#### Assignment:
Give back an exact copy of the lines below, from the first through the line with "(MW 372.24 g/mol)"; please stop there.
*** Provided material Section Begins ***
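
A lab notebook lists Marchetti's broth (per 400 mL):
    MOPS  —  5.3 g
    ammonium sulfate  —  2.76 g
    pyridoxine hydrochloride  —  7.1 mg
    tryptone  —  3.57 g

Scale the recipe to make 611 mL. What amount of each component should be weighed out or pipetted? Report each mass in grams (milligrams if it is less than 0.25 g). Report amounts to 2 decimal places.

Ratio of target to recipe volume: 611 / 400 = 1.5275.
MOPS: 5.3 g × (611 mL / 400 mL) = 8.10 g
ammonium sulfate: 2.76 g × (611 mL / 400 mL) = 4.22 g
pyridoxine hydrochloride: 7.1 mg × (611 mL / 400 mL) = 10.85 mg
tryptone: 3.57 g × (611 mL / 400 mL) = 5.45 g

MOPS 8.10 g; ammonium sulfate 4.22 g; pyridoxine hydrochloride 10.85 mg; tryptone 5.45 g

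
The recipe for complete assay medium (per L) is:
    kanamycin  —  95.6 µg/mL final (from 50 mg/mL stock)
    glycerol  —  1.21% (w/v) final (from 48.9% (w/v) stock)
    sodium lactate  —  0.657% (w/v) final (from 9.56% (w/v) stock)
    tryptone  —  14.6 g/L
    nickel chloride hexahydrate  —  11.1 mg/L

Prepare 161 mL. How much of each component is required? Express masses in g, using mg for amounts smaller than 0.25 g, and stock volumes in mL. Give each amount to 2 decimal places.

kanamycin 0.31 mL; glycerol 3.98 mL; sodium lactate 11.06 mL; tryptone 2.35 g; nickel chloride hexahydrate 1.79 mg

Scale factor relative to 1 L: 0.161.
kanamycin: V = C2·V2/C1 = 95.6 µg/mL × 161 mL ÷ 50000 µg/mL = 0.31 mL
glycerol: C1V1 = C2V2 → 1.21% ÷ 48.9% × 161 mL = 3.98 mL
sodium lactate: dilute stock: 0.657% ÷ 9.56% × 161 mL = 11.06 mL
tryptone: 14.6 g/L × 0.161 L = 2.35 g
nickel chloride hexahydrate: 11.1 mg/L × 0.161 L = 1.79 mg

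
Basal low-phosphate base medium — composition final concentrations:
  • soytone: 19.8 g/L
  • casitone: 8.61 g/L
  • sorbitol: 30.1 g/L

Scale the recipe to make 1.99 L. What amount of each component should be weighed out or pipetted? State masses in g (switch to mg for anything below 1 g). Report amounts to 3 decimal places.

soytone 39.402 g; casitone 17.134 g; sorbitol 59.899 g

Scale factor relative to 1 L: 1.99.
soytone: 19.8 g/L × 1.99 L = 39.402 g
casitone: 8.61 g/L × 1.99 L = 17.134 g
sorbitol: 30.1 g/L × 1.99 L = 59.899 g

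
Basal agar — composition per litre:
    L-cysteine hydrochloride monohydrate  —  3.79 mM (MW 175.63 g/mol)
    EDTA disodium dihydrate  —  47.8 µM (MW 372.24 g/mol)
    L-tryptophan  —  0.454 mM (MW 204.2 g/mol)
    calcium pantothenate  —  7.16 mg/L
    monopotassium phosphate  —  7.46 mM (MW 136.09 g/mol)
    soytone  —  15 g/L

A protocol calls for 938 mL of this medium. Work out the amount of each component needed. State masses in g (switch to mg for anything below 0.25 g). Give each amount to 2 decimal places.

Scale factor relative to 1 L: 0.938.
L-cysteine hydrochloride monohydrate: 3.79 mmol/L × 175.63 g/mol × 0.938 L ÷ 1000 = 0.62 g
EDTA disodium dihydrate: 47.8 µmol/L × 372.24 g/mol × 0.938 L ÷ 1000 = 16.69 mg
L-tryptophan: 0.454 mmol/L × 204.2 mg/mmol × 0.938 L = 86.96 mg
calcium pantothenate: 7.16 mg/L × 0.938 L = 6.72 mg
monopotassium phosphate: 7.46 mmol/L × 136.09 g/mol × 0.938 L ÷ 1000 = 0.95 g
soytone: 15 g/L × 0.938 L = 14.07 g

L-cysteine hydrochloride monohydrate 0.62 g; EDTA disodium dihydrate 16.69 mg; L-tryptophan 86.96 mg; calcium pantothenate 6.72 mg; monopotassium phosphate 0.95 g; soytone 14.07 g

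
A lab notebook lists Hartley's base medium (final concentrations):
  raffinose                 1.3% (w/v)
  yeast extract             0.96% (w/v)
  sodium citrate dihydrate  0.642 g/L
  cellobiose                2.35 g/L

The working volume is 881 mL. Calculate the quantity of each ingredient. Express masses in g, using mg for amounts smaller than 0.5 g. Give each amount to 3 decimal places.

raffinose 11.453 g; yeast extract 8.458 g; sodium citrate dihydrate 0.566 g; cellobiose 2.070 g

Target volume = 881 mL = 0.881 L.
raffinose: 1.3% w/v = 13 g/L → 13 × 0.881 L = 11.453 g
yeast extract: 0.96% w/v = 9.6 g/L → 9.6 × 0.881 L = 8.458 g
sodium citrate dihydrate: 0.642 g/L × 0.881 L = 0.566 g
cellobiose: 2.35 g/L × 0.881 L = 2.070 g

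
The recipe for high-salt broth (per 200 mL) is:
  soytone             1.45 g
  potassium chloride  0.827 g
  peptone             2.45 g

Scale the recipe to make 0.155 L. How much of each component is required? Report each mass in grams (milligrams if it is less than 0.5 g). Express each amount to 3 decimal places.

soytone 1.124 g; potassium chloride 0.641 g; peptone 1.899 g

Scale factor = 155 mL / 200 mL = 0.775.
soytone: 1.45 g × (155 mL / 200 mL) = 1.124 g
potassium chloride: 0.827 g × (155 mL / 200 mL) = 0.641 g
peptone: 2.45 g × (155 mL / 200 mL) = 1.899 g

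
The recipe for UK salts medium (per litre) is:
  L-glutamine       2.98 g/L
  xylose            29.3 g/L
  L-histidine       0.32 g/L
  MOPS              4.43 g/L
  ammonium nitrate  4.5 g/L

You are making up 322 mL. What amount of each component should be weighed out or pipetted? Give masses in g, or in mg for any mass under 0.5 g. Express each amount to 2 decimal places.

L-glutamine 0.96 g; xylose 9.43 g; L-histidine 103.04 mg; MOPS 1.43 g; ammonium nitrate 1.45 g

Target volume = 322 mL = 0.322 L.
L-glutamine: 2.98 g/L × 0.322 L = 0.96 g
xylose: 29.3 g/L × 0.322 L = 9.43 g
L-histidine: 0.32 g/L × 0.322 L = 0.10304 g = 103.04 mg
MOPS: 4.43 g/L × 0.322 L = 1.43 g
ammonium nitrate: 4.5 g/L × 0.322 L = 1.45 g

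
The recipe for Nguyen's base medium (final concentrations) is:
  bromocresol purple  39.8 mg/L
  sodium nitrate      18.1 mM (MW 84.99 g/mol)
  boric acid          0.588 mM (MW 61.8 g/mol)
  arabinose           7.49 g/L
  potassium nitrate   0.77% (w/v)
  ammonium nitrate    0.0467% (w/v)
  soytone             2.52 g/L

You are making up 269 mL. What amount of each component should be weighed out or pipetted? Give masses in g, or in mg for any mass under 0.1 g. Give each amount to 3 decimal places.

bromocresol purple 10.706 mg; sodium nitrate 0.414 g; boric acid 9.775 mg; arabinose 2.015 g; potassium nitrate 2.071 g; ammonium nitrate 0.126 g; soytone 0.678 g

Scale factor relative to 1 L: 0.269.
bromocresol purple: 39.8 mg/L × 0.269 L = 10.706 mg
sodium nitrate: 18.1 mmol/L × 84.99 g/mol × 0.269 L ÷ 1000 = 0.414 g
boric acid: 0.588 mmol/L × 61.8 mg/mmol × 0.269 L = 9.775 mg
arabinose: 7.49 g/L × 0.269 L = 2.015 g
potassium nitrate: 0.77% w/v = 7.7 g/L → 7.7 × 0.269 L = 2.071 g
ammonium nitrate: 0.0467 g per 100 mL × 269 mL ÷ 100 = 0.126 g
soytone: 2.52 g/L × 0.269 L = 0.678 g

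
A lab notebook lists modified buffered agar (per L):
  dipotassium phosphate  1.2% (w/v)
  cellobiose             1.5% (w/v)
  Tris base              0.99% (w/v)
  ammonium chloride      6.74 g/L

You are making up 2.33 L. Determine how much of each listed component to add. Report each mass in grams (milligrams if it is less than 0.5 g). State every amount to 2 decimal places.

dipotassium phosphate 27.96 g; cellobiose 34.95 g; Tris base 23.07 g; ammonium chloride 15.70 g

Scale factor relative to 1 L: 2.33.
dipotassium phosphate: 1.2 g per 100 mL × 2330 mL ÷ 100 = 27.96 g
cellobiose: 1.5% w/v = 15 g/L → 15 × 2.33 L = 34.95 g
Tris base: 0.99% w/v = 9.9 g/L → 9.9 × 2.33 L = 23.07 g
ammonium chloride: 6.74 g/L × 2.33 L = 15.70 g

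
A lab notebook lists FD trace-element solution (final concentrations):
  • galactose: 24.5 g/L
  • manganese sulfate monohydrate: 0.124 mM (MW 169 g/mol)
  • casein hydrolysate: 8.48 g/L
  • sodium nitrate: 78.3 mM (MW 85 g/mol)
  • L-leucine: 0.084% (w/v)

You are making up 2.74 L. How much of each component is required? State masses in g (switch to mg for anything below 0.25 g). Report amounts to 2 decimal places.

Scale factor relative to 1 L: 2.74.
galactose: 24.5 g/L × 2.74 L = 67.13 g
manganese sulfate monohydrate: 0.124 mmol/L × 169 mg/mmol × 2.74 L = 57.42 mg
casein hydrolysate: 8.48 g/L × 2.74 L = 23.24 g
sodium nitrate: 78.3 mmol/L × 85 g/mol × 2.74 L ÷ 1000 = 18.24 g
L-leucine: 0.084 g per 100 mL × 2740 mL ÷ 100 = 2.30 g

galactose 67.13 g; manganese sulfate monohydrate 57.42 mg; casein hydrolysate 23.24 g; sodium nitrate 18.24 g; L-leucine 2.30 g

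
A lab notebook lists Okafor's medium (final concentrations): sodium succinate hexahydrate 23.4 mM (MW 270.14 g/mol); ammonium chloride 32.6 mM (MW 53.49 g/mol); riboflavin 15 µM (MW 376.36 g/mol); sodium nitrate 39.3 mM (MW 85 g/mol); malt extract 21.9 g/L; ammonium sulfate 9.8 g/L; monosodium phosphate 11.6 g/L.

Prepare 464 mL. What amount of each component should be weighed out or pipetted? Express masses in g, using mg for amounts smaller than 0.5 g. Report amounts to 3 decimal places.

sodium succinate hexahydrate 2.933 g; ammonium chloride 0.809 g; riboflavin 2.619 mg; sodium nitrate 1.550 g; malt extract 10.162 g; ammonium sulfate 4.547 g; monosodium phosphate 5.382 g

Scale factor relative to 1 L: 0.464.
sodium succinate hexahydrate: 23.4 mmol/L × 270.14 g/mol × 0.464 L ÷ 1000 = 2.933 g
ammonium chloride: 32.6 mmol/L × 53.49 g/mol × 0.464 L ÷ 1000 = 0.809 g
riboflavin: 15 µmol/L × 376.36 g/mol × 0.464 L ÷ 1000 = 2.619 mg
sodium nitrate: 39.3 mmol/L × 85 g/mol × 0.464 L ÷ 1000 = 1.550 g
malt extract: 21.9 g/L × 0.464 L = 10.162 g
ammonium sulfate: 9.8 g/L × 0.464 L = 4.547 g
monosodium phosphate: 11.6 g/L × 0.464 L = 5.382 g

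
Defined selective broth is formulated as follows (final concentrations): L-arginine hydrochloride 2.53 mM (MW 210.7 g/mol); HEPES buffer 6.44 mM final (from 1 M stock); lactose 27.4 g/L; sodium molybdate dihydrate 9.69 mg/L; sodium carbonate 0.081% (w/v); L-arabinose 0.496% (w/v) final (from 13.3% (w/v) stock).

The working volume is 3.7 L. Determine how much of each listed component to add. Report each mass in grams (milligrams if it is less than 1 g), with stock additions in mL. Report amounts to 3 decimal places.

Scale factor relative to 1 L: 3.7.
L-arginine hydrochloride: 2.53 mmol/L × 210.7 g/mol × 3.7 L ÷ 1000 = 1.972 g
HEPES buffer: V = C2·V2/C1 = 6.44 mM × 3700 mL ÷ 1000 mM = 23.828 mL
lactose: 27.4 g/L × 3.7 L = 101.380 g
sodium molybdate dihydrate: 9.69 mg/L × 3.7 L = 35.853 mg
sodium carbonate: 0.081 g per 100 mL × 3700 mL ÷ 100 = 2.997 g
L-arabinose: C1V1 = C2V2 → 0.496% ÷ 13.3% × 3700 mL = 137.985 mL

L-arginine hydrochloride 1.972 g; HEPES buffer 23.828 mL; lactose 101.380 g; sodium molybdate dihydrate 35.853 mg; sodium carbonate 2.997 g; L-arabinose 137.985 mL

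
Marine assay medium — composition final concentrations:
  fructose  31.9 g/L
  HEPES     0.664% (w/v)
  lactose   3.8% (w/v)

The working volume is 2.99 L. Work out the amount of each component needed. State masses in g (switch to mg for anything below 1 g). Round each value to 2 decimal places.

Scale factor relative to 1 L: 2.99.
fructose: 31.9 g/L × 2.99 L = 95.38 g
HEPES: 0.664% w/v = 6.64 g/L → 6.64 × 2.99 L = 19.85 g
lactose: 3.8% w/v = 38 g/L → 38 × 2.99 L = 113.62 g

fructose 95.38 g; HEPES 19.85 g; lactose 113.62 g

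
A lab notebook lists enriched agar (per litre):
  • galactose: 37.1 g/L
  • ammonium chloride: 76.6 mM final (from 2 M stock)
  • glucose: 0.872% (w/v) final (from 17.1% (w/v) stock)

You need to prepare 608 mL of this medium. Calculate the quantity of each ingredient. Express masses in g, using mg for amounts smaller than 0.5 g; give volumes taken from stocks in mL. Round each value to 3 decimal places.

galactose 22.557 g; ammonium chloride 23.286 mL; glucose 31.004 mL

Target volume = 608 mL = 0.608 L.
galactose: 37.1 g/L × 0.608 L = 22.557 g
ammonium chloride: C1V1 = C2V2 → 76.6 mM × 608 mL ÷ 2000 mM = 23.286 mL
glucose: dilute stock: 0.872% ÷ 17.1% × 608 mL = 31.004 mL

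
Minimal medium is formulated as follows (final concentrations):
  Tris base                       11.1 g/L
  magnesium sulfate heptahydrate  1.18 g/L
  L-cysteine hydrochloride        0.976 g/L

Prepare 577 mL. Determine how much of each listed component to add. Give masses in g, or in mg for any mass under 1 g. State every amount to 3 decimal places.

Tris base 6.405 g; magnesium sulfate heptahydrate 680.860 mg; L-cysteine hydrochloride 563.152 mg

Scale factor relative to 1 L: 0.577.
Tris base: 11.1 g/L × 0.577 L = 6.405 g
magnesium sulfate heptahydrate: 1.18 g/L × 0.577 L = 0.68086 g = 680.860 mg
L-cysteine hydrochloride: 0.976 g/L × 0.577 L = 0.563152 g = 563.152 mg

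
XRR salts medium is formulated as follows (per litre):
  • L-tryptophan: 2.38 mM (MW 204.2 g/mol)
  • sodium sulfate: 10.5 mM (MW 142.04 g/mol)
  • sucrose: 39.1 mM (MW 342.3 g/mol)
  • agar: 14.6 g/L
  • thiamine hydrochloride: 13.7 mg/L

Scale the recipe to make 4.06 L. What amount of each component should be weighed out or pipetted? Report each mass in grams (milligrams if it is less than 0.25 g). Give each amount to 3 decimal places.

L-tryptophan 1.973 g; sodium sulfate 6.055 g; sucrose 54.339 g; agar 59.276 g; thiamine hydrochloride 55.622 mg

Working volume: 4.06 L.
L-tryptophan: 2.38 mmol/L × 204.2 g/mol × 4.06 L ÷ 1000 = 1.973 g
sodium sulfate: 10.5 mmol/L × 142.04 g/mol × 4.06 L ÷ 1000 = 6.055 g
sucrose: 39.1 mmol/L × 342.3 g/mol × 4.06 L ÷ 1000 = 54.339 g
agar: 14.6 g/L × 4.06 L = 59.276 g
thiamine hydrochloride: 13.7 mg/L × 4.06 L = 55.622 mg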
*** Provided material Section Ends ***
#### Answer to the exercise:
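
A lab notebook lists Marchetti's broth (per 400 mL):
    MOPS  —  5.3 g
    ammonium sulfate  —  2.76 g
    pyridoxine hydrochloride  —  7.1 mg
    tryptone  —  3.57 g

Scale the recipe to make 611 mL. What amount of each component should be weighed out or pipetted? Report each mass in grams (milligrams if it is less than 0.25 g). Report amounts to 2 decimal places.

Ratio of target to recipe volume: 611 / 400 = 1.5275.
MOPS: 5.3 g × (611 mL / 400 mL) = 8.10 g
ammonium sulfate: 2.76 g × (611 mL / 400 mL) = 4.22 g
pyridoxine hydrochloride: 7.1 mg × (611 mL / 400 mL) = 10.85 mg
tryptone: 3.57 g × (611 mL / 400 mL) = 5.45 g

MOPS 8.10 g; ammonium sulfate 4.22 g; pyridoxine hydrochloride 10.85 mg; tryptone 5.45 g

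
The recipe for complete assay medium (per L) is:
    kanamycin  —  95.6 µg/mL final (from 50 mg/mL stock)
    glycerol  —  1.21% (w/v) final (from 48.9% (w/v) stock)
    sodium lactate  —  0.657% (w/v) final (from 9.56% (w/v) stock)
    tryptone  —  14.6 g/L
    nickel chloride hexahydrate  —  11.1 mg/L

Prepare 161 mL. How much of each component is required? Express masses in g, using mg for amounts smaller than 0.25 g, and stock volumes in mL. Give each amount to 2 decimal places.

kanamycin 0.31 mL; glycerol 3.98 mL; sodium lactate 11.06 mL; tryptone 2.35 g; nickel chloride hexahydrate 1.79 mg

Scale factor relative to 1 L: 0.161.
kanamycin: V = C2·V2/C1 = 95.6 µg/mL × 161 mL ÷ 50000 µg/mL = 0.31 mL
glycerol: C1V1 = C2V2 → 1.21% ÷ 48.9% × 161 mL = 3.98 mL
sodium lactate: dilute stock: 0.657% ÷ 9.56% × 161 mL = 11.06 mL
tryptone: 14.6 g/L × 0.161 L = 2.35 g
nickel chloride hexahydrate: 11.1 mg/L × 0.161 L = 1.79 mg

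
Basal low-phosphate base medium — composition final concentrations:
  • soytone: 19.8 g/L
  • casitone: 8.61 g/L
  • sorbitol: 30.1 g/L

Scale the recipe to make 1.99 L. What amount of each component should be weighed out or pipetted? State masses in g (switch to mg for anything below 1 g). Report amounts to 3 decimal places.

soytone 39.402 g; casitone 17.134 g; sorbitol 59.899 g

Scale factor relative to 1 L: 1.99.
soytone: 19.8 g/L × 1.99 L = 39.402 g
casitone: 8.61 g/L × 1.99 L = 17.134 g
sorbitol: 30.1 g/L × 1.99 L = 59.899 g

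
Basal agar — composition per litre:
    L-cysteine hydrochloride monohydrate  —  3.79 mM (MW 175.63 g/mol)
    EDTA disodium dihydrate  —  47.8 µM (MW 372.24 g/mol)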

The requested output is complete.